Extracted material below:

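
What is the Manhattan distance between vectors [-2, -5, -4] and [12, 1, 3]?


d = sum of absolute differences: |-2-12|=14 + |-5-1|=6 + |-4-3|=7 = 27.

27


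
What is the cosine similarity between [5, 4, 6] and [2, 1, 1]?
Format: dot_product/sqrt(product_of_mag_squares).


dot = 20. |a|^2 = 77, |b|^2 = 6. cos = 20/sqrt(462).

20/sqrt(462)


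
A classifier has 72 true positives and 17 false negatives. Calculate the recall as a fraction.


Recall = TP / (TP + FN) = 72 / 89 = 72/89.

72/89


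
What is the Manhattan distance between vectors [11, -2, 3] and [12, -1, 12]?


d = sum of absolute differences: |11-12|=1 + |-2--1|=1 + |3-12|=9 = 11.

11


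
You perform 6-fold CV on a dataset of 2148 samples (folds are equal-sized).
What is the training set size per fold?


Each validation fold has 2148/6 = 358 samples. Training set = 2148 - 358 = 1790.

1790


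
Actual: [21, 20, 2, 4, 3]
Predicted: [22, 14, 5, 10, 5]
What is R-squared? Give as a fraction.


Mean(y) = 10. SS_res = 86. SS_tot = 370. R^2 = 1 - 86/(370) = 142/185.

142/185


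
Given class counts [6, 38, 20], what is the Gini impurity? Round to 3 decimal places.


Total = 64. Proportions: 6/64, 38/64, 20/64. sum(p_i^2) = 0.4590. Gini = 1 - 0.4590 = 0.5410, which rounds to 0.541.

0.541


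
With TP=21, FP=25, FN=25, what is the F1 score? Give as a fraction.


Precision = 21/46 = 21/46. Recall = 21/46 = 21/46. F1 = 2*P*R/(P+R) = 21/46.

21/46


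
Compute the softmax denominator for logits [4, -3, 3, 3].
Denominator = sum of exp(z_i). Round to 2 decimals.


Denom = e^4=54.5982 + e^-3=0.0498 + e^3=20.0855 + e^3=20.0855. Sum = 94.8190, which rounds to 94.82.

94.82


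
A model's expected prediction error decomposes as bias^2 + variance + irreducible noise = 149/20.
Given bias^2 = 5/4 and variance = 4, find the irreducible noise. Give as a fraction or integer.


Total error = bias^2 + variance + irreducible noise. So irreducible noise = 149/20 - 5/4 - 4 = 11/5.

11/5


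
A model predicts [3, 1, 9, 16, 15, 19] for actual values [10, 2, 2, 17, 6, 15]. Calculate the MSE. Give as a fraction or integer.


MSE = (1/6) * ((10-3)^2=49 + (2-1)^2=1 + (2-9)^2=49 + (17-16)^2=1 + (6-15)^2=81 + (15-19)^2=16). Sum = 197. MSE = 197/6.

197/6


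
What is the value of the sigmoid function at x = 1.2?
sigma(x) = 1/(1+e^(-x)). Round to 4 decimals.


sigma(1.2) = 1/(1+e^(-1.2)) = 1/(1+0.301194) = 1/1.301194 = 0.7685.

0.7685


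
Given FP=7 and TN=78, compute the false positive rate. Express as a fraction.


FPR = FP / (FP + TN) = 7 / 85 = 7/85.

7/85


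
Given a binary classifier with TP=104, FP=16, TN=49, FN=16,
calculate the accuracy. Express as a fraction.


Accuracy = (TP + TN) / (TP + TN + FP + FN) = (104 + 49) / 185 = 153/185.

153/185


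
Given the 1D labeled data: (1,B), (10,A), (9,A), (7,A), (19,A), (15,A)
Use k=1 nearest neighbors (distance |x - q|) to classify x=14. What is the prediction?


Distances: |1-14|=13, |10-14|=4, |9-14|=5, |7-14|=7, |19-14|=5, |15-14|=1. 1 nearest: (15,A). Counts: {'A': 1}. Majority class: A.

A


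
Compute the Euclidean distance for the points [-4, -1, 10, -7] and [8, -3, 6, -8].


d = sqrt(sum of squared differences). (-4-8)^2=144, (-1--3)^2=4, (10-6)^2=16, (-7--8)^2=1. Sum = 165.

sqrt(165)


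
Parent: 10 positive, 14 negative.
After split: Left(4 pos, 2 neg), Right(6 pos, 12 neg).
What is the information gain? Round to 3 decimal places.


H(parent) = 0.9799. H(left) = 0.9183, H(right) = 0.9183. Weighted = (6/24)*0.9183 + (18/24)*0.9183 = 0.9183. IG = 0.9799 - 0.9183 = 0.0616, which rounds to 0.062.

0.062


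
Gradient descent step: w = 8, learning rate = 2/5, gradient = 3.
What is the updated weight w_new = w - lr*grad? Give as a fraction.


w_new = 8 - 2/5 * 3 = 8 - 6/5 = 34/5.

34/5


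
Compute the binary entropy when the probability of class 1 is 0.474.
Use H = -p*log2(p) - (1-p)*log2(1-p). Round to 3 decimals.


H = -0.474*log2(0.474) - 0.526*log2(0.526) = 0.998.

0.998


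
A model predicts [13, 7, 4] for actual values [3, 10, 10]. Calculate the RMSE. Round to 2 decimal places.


MSE = 48.3333. RMSE = sqrt(48.3333) = 6.95.

6.95


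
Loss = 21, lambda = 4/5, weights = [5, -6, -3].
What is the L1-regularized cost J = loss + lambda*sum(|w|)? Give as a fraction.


L1 norm = sum(|w|) = 14. J = 21 + 4/5 * 14 = 161/5.

161/5


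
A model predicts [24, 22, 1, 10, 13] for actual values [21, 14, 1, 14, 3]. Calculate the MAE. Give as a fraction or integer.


MAE = (1/5) * (|21-24|=3 + |14-22|=8 + |1-1|=0 + |14-10|=4 + |3-13|=10). Sum = 25. MAE = 5.

5


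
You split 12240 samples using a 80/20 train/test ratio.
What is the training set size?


Test set = 12240 * 20% = 2448. Training set = 12240 - 2448 = 9792.

9792


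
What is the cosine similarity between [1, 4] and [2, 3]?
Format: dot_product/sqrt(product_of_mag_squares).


dot = 14. |a|^2 = 17, |b|^2 = 13. cos = 14/sqrt(221).

14/sqrt(221)


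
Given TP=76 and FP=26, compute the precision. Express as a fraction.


Precision = TP / (TP + FP) = 76 / 102 = 38/51.

38/51


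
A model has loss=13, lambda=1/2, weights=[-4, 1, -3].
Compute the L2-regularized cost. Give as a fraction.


L2 sq norm = sum(w^2) = 26. J = 13 + 1/2 * 26 = 26.

26


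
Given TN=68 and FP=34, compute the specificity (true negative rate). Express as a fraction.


Specificity = TN / (TN + FP) = 68 / 102 = 2/3.

2/3


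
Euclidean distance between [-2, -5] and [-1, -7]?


d = sqrt(sum of squared differences). (-2--1)^2=1, (-5--7)^2=4. Sum = 5.

sqrt(5)


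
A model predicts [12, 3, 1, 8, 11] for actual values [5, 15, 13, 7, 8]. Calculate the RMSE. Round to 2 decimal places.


MSE = 69.4000. RMSE = sqrt(69.4000) = 8.33.

8.33


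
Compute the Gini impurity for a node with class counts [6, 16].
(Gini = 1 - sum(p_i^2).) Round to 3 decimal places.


Total = 22. Proportions: 6/22, 16/22. sum(p_i^2) = 0.6033. Gini = 1 - 0.6033 = 0.3967, which rounds to 0.397.

0.397


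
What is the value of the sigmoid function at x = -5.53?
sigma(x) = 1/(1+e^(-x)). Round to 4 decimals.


sigma(-5.53) = 1/(1+e^(5.53)) = 1/(1+252.143911) = 1/253.143911 = 0.0040.

0.0040


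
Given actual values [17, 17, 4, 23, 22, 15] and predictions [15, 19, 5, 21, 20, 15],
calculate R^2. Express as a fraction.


Mean(y) = 49/3. SS_res = 17. SS_tot = 694/3. R^2 = 1 - 17/(694/3) = 643/694.

643/694


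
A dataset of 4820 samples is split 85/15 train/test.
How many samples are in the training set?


Test set = 4820 * 15% = 723. Training set = 4820 - 723 = 4097.

4097


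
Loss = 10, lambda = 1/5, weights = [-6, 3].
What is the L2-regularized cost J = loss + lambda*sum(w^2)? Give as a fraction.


L2 sq norm = sum(w^2) = 45. J = 10 + 1/5 * 45 = 19.

19


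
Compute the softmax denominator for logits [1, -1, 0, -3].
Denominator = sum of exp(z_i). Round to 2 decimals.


Denom = e^1=2.7183 + e^-1=0.3679 + e^0=1.0000 + e^-3=0.0498. Sum = 4.1360, which rounds to 4.14.

4.14


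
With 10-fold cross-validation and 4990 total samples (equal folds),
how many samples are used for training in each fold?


Each validation fold has 4990/10 = 499 samples. Training set = 4990 - 499 = 4491.

4491


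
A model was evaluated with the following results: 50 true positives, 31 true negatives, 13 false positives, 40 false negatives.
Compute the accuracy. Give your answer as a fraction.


Accuracy = (TP + TN) / (TP + TN + FP + FN) = (50 + 31) / 134 = 81/134.

81/134


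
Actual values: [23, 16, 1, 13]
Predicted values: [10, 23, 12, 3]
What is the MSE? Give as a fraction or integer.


MSE = (1/4) * ((23-10)^2=169 + (16-23)^2=49 + (1-12)^2=121 + (13-3)^2=100). Sum = 439. MSE = 439/4.

439/4


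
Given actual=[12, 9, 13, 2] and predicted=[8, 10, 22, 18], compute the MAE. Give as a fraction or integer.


MAE = (1/4) * (|12-8|=4 + |9-10|=1 + |13-22|=9 + |2-18|=16). Sum = 30. MAE = 15/2.

15/2


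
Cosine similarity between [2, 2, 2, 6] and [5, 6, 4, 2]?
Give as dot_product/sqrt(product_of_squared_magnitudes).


dot = 42. |a|^2 = 48, |b|^2 = 81. cos = 42/sqrt(3888).

42/sqrt(3888)


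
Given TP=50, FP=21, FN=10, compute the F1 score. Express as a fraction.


Precision = 50/71 = 50/71. Recall = 50/60 = 5/6. F1 = 2*P*R/(P+R) = 100/131.

100/131


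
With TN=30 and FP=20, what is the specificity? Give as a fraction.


Specificity = TN / (TN + FP) = 30 / 50 = 3/5.

3/5


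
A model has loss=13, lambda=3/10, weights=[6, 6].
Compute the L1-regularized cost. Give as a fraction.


L1 norm = sum(|w|) = 12. J = 13 + 3/10 * 12 = 83/5.

83/5


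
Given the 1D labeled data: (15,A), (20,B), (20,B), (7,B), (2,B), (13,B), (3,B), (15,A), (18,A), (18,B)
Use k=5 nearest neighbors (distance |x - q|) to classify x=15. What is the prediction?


Distances: |15-15|=0, |20-15|=5, |20-15|=5, |7-15|=8, |2-15|=13, |13-15|=2, |3-15|=12, |15-15|=0, |18-15|=3, |18-15|=3. 5 nearest: (15,A), (15,A), (13,B), (18,A), (18,B). Counts: {'A': 3, 'B': 2}. Majority class: A.

A


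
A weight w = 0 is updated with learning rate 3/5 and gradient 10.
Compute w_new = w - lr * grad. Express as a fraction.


w_new = 0 - 3/5 * 10 = 0 - 6 = -6.

-6


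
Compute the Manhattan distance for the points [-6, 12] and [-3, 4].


d = sum of absolute differences: |-6--3|=3 + |12-4|=8 = 11.

11


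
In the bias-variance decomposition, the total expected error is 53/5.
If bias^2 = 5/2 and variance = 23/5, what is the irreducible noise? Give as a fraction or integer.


Total error = bias^2 + variance + irreducible noise. So irreducible noise = 53/5 - 5/2 - 23/5 = 7/2.

7/2


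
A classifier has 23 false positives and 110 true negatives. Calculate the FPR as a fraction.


FPR = FP / (FP + TN) = 23 / 133 = 23/133.

23/133


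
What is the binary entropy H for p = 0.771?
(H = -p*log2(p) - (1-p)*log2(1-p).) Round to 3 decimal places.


H = -0.771*log2(0.771) - 0.229*log2(0.229) = 0.776.

0.776


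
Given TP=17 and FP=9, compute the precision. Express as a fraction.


Precision = TP / (TP + FP) = 17 / 26 = 17/26.

17/26


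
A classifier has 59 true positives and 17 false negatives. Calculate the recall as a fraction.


Recall = TP / (TP + FN) = 59 / 76 = 59/76.

59/76


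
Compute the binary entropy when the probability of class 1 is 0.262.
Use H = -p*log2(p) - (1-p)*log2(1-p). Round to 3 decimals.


H = -0.262*log2(0.262) - 0.738*log2(0.738) = 0.830.

0.830


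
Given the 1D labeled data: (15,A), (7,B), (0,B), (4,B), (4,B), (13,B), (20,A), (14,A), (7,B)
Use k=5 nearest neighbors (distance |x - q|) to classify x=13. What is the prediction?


Distances: |15-13|=2, |7-13|=6, |0-13|=13, |4-13|=9, |4-13|=9, |13-13|=0, |20-13|=7, |14-13|=1, |7-13|=6. 5 nearest: (13,B), (14,A), (15,A), (7,B), (7,B). Counts: {'B': 3, 'A': 2}. Majority class: B.

B


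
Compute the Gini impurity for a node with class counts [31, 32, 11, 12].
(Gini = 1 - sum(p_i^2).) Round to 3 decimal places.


Total = 86. Proportions: 31/86, 32/86, 11/86, 12/86. sum(p_i^2) = 0.3042. Gini = 1 - 0.3042 = 0.6958, which rounds to 0.696.

0.696


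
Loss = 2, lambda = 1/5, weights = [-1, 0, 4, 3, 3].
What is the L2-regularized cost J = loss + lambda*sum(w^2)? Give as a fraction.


L2 sq norm = sum(w^2) = 35. J = 2 + 1/5 * 35 = 9.

9


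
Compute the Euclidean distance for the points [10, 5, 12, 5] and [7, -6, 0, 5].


d = sqrt(sum of squared differences). (10-7)^2=9, (5--6)^2=121, (12-0)^2=144, (5-5)^2=0. Sum = 274.

sqrt(274)


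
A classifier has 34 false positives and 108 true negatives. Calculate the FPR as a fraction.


FPR = FP / (FP + TN) = 34 / 142 = 17/71.

17/71


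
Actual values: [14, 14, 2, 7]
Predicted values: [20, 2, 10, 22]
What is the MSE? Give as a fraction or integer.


MSE = (1/4) * ((14-20)^2=36 + (14-2)^2=144 + (2-10)^2=64 + (7-22)^2=225). Sum = 469. MSE = 469/4.

469/4


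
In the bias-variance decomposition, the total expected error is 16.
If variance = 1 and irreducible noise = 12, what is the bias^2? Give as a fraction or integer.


Total error = bias^2 + variance + irreducible noise. So bias^2 = 16 - 1 - 12 = 3.

3


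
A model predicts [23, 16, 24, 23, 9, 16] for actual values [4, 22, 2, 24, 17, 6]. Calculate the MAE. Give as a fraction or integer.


MAE = (1/6) * (|4-23|=19 + |22-16|=6 + |2-24|=22 + |24-23|=1 + |17-9|=8 + |6-16|=10). Sum = 66. MAE = 11.

11


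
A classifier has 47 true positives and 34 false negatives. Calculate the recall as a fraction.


Recall = TP / (TP + FN) = 47 / 81 = 47/81.

47/81


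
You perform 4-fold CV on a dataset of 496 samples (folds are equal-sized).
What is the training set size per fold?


Each validation fold has 496/4 = 124 samples. Training set = 496 - 124 = 372.

372


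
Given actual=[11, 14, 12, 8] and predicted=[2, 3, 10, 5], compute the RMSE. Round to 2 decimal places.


MSE = 53.7500. RMSE = sqrt(53.7500) = 7.33.

7.33


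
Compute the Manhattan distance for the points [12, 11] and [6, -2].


d = sum of absolute differences: |12-6|=6 + |11--2|=13 = 19.

19


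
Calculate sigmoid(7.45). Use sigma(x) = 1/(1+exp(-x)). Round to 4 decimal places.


sigma(7.45) = 1/(1+e^(-7.45)) = 1/(1+0.000581) = 1/1.000581 = 0.9994.

0.9994


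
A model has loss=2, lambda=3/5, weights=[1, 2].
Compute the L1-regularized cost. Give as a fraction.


L1 norm = sum(|w|) = 3. J = 2 + 3/5 * 3 = 19/5.

19/5


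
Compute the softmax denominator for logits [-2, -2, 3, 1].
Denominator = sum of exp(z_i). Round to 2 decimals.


Denom = e^-2=0.1353 + e^-2=0.1353 + e^3=20.0855 + e^1=2.7183. Sum = 23.0744, which rounds to 23.07.

23.07


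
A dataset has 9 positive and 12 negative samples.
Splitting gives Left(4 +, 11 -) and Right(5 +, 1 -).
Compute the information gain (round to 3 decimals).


H(parent) = 0.9852. H(left) = 0.8366, H(right) = 0.6500. Weighted = (15/21)*0.8366 + (6/21)*0.6500 = 0.7833. IG = 0.9852 - 0.7833 = 0.2019, which rounds to 0.202.

0.202


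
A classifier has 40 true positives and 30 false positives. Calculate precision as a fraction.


Precision = TP / (TP + FP) = 40 / 70 = 4/7.

4/7


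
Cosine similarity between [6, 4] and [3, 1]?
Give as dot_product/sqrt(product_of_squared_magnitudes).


dot = 22. |a|^2 = 52, |b|^2 = 10. cos = 22/sqrt(520).

22/sqrt(520)


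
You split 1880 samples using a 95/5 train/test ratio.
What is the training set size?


Test set = 1880 * 5% = 94. Training set = 1880 - 94 = 1786.

1786


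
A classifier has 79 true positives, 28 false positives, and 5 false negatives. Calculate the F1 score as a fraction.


Precision = 79/107 = 79/107. Recall = 79/84 = 79/84. F1 = 2*P*R/(P+R) = 158/191.

158/191


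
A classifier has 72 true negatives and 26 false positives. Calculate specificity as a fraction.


Specificity = TN / (TN + FP) = 72 / 98 = 36/49.

36/49


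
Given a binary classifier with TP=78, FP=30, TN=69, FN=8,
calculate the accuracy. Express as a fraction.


Accuracy = (TP + TN) / (TP + TN + FP + FN) = (78 + 69) / 185 = 147/185.

147/185


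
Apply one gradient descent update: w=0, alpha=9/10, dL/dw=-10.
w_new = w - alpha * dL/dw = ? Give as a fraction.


w_new = 0 - 9/10 * -10 = 0 - -9 = 9.

9


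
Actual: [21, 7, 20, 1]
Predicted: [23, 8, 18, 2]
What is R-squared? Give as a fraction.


Mean(y) = 49/4. SS_res = 10. SS_tot = 1163/4. R^2 = 1 - 10/(1163/4) = 1123/1163.

1123/1163


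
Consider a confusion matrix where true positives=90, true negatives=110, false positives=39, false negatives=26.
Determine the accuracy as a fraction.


Accuracy = (TP + TN) / (TP + TN + FP + FN) = (90 + 110) / 265 = 40/53.

40/53


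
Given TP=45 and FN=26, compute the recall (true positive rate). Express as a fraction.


Recall = TP / (TP + FN) = 45 / 71 = 45/71.

45/71


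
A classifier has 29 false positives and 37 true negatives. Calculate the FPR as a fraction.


FPR = FP / (FP + TN) = 29 / 66 = 29/66.

29/66


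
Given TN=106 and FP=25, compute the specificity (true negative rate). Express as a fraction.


Specificity = TN / (TN + FP) = 106 / 131 = 106/131.

106/131


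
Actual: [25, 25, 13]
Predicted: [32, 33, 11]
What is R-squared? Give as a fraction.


Mean(y) = 21. SS_res = 117. SS_tot = 96. R^2 = 1 - 117/(96) = -7/32.

-7/32


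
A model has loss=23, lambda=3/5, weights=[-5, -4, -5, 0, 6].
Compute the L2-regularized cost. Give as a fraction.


L2 sq norm = sum(w^2) = 102. J = 23 + 3/5 * 102 = 421/5.

421/5


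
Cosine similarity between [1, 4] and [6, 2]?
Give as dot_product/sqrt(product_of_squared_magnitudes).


dot = 14. |a|^2 = 17, |b|^2 = 40. cos = 14/sqrt(680).

14/sqrt(680)


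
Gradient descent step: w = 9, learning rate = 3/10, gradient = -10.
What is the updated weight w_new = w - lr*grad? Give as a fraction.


w_new = 9 - 3/10 * -10 = 9 - -3 = 12.

12


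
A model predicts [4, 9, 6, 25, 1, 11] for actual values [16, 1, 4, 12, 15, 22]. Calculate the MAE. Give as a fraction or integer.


MAE = (1/6) * (|16-4|=12 + |1-9|=8 + |4-6|=2 + |12-25|=13 + |15-1|=14 + |22-11|=11). Sum = 60. MAE = 10.

10


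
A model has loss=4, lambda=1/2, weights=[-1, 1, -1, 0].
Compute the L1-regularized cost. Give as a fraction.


L1 norm = sum(|w|) = 3. J = 4 + 1/2 * 3 = 11/2.

11/2


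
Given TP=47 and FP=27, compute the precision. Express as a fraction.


Precision = TP / (TP + FP) = 47 / 74 = 47/74.

47/74


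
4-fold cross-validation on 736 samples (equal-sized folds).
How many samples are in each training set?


Each validation fold has 736/4 = 184 samples. Training set = 736 - 184 = 552.

552


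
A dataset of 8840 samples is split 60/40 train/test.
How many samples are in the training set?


Test set = 8840 * 40% = 3536. Training set = 8840 - 3536 = 5304.

5304


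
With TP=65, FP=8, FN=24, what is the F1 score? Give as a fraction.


Precision = 65/73 = 65/73. Recall = 65/89 = 65/89. F1 = 2*P*R/(P+R) = 65/81.

65/81


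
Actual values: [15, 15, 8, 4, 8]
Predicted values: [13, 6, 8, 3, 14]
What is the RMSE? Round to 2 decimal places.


MSE = 24.4000. RMSE = sqrt(24.4000) = 4.94.

4.94


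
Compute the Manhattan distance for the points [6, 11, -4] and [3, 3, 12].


d = sum of absolute differences: |6-3|=3 + |11-3|=8 + |-4-12|=16 = 27.

27


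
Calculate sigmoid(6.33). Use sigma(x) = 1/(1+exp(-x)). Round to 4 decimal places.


sigma(6.33) = 1/(1+e^(-6.33)) = 1/(1+0.001782) = 1/1.001782 = 0.9982.

0.9982


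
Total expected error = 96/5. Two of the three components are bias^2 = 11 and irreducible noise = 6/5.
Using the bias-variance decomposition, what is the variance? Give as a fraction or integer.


Total error = bias^2 + variance + irreducible noise. So variance = 96/5 - 11 - 6/5 = 7.

7


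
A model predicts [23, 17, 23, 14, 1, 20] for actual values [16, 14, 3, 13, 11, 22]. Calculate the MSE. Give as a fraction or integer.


MSE = (1/6) * ((16-23)^2=49 + (14-17)^2=9 + (3-23)^2=400 + (13-14)^2=1 + (11-1)^2=100 + (22-20)^2=4). Sum = 563. MSE = 563/6.

563/6


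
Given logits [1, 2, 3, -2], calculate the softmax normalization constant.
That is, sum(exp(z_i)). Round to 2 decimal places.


Denom = e^1=2.7183 + e^2=7.3891 + e^3=20.0855 + e^-2=0.1353. Sum = 30.3282, which rounds to 30.33.

30.33


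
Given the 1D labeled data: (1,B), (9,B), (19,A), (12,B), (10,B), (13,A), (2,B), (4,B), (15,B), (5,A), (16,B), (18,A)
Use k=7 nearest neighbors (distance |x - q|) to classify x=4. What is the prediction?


Distances: |1-4|=3, |9-4|=5, |19-4|=15, |12-4|=8, |10-4|=6, |13-4|=9, |2-4|=2, |4-4|=0, |15-4|=11, |5-4|=1, |16-4|=12, |18-4|=14. 7 nearest: (4,B), (5,A), (2,B), (1,B), (9,B), (10,B), (12,B). Counts: {'B': 6, 'A': 1}. Majority class: B.

B


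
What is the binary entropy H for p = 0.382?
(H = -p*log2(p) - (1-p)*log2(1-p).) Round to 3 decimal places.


H = -0.382*log2(0.382) - 0.618*log2(0.618) = 0.959.

0.959


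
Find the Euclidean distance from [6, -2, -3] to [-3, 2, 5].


d = sqrt(sum of squared differences). (6--3)^2=81, (-2-2)^2=16, (-3-5)^2=64. Sum = 161.

sqrt(161)


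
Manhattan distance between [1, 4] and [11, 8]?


d = sum of absolute differences: |1-11|=10 + |4-8|=4 = 14.

14


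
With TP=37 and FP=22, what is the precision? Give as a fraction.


Precision = TP / (TP + FP) = 37 / 59 = 37/59.

37/59


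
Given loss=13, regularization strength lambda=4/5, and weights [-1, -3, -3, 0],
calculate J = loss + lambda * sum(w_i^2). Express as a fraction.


L2 sq norm = sum(w^2) = 19. J = 13 + 4/5 * 19 = 141/5.

141/5


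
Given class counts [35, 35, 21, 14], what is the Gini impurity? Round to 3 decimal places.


Total = 105. Proportions: 35/105, 35/105, 21/105, 14/105. sum(p_i^2) = 0.2800. Gini = 1 - 0.2800 = 0.7200, which rounds to 0.720.

0.720


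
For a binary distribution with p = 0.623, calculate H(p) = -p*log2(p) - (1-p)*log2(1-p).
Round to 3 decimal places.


H = -0.623*log2(0.623) - 0.377*log2(0.377) = 0.956.

0.956


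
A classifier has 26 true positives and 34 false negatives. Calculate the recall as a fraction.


Recall = TP / (TP + FN) = 26 / 60 = 13/30.

13/30


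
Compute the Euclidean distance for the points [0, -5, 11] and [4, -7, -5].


d = sqrt(sum of squared differences). (0-4)^2=16, (-5--7)^2=4, (11--5)^2=256. Sum = 276.

sqrt(276)


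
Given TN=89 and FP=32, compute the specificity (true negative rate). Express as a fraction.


Specificity = TN / (TN + FP) = 89 / 121 = 89/121.

89/121


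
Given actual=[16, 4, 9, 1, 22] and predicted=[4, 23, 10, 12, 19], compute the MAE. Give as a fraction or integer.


MAE = (1/5) * (|16-4|=12 + |4-23|=19 + |9-10|=1 + |1-12|=11 + |22-19|=3). Sum = 46. MAE = 46/5.

46/5


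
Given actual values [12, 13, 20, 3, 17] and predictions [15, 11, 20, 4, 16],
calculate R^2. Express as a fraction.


Mean(y) = 13. SS_res = 15. SS_tot = 166. R^2 = 1 - 15/(166) = 151/166.

151/166


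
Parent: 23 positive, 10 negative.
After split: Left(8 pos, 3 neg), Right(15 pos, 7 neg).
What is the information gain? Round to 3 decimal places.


H(parent) = 0.8850. H(left) = 0.8454, H(right) = 0.9024. Weighted = (11/33)*0.8454 + (22/33)*0.9024 = 0.8834. IG = 0.8850 - 0.8834 = 0.0016, which rounds to 0.002.

0.002


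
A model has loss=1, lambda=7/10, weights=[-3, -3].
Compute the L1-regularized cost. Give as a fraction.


L1 norm = sum(|w|) = 6. J = 1 + 7/10 * 6 = 26/5.

26/5


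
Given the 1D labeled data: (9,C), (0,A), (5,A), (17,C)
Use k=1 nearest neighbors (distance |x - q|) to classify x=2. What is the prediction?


Distances: |9-2|=7, |0-2|=2, |5-2|=3, |17-2|=15. 1 nearest: (0,A). Counts: {'A': 1}. Majority class: A.

A


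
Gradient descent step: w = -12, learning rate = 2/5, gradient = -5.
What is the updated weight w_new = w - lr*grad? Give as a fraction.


w_new = -12 - 2/5 * -5 = -12 - -2 = -10.

-10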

End of Extracted material.

Task: Only lines with the word "perform" are needed. Copy them from the preceding records.

Exercise response:
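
You perform 6-fold CV on a dataset of 2148 samples (folds are equal-sized).
You perform 4-fold CV on a dataset of 496 samples (folds are equal-sized).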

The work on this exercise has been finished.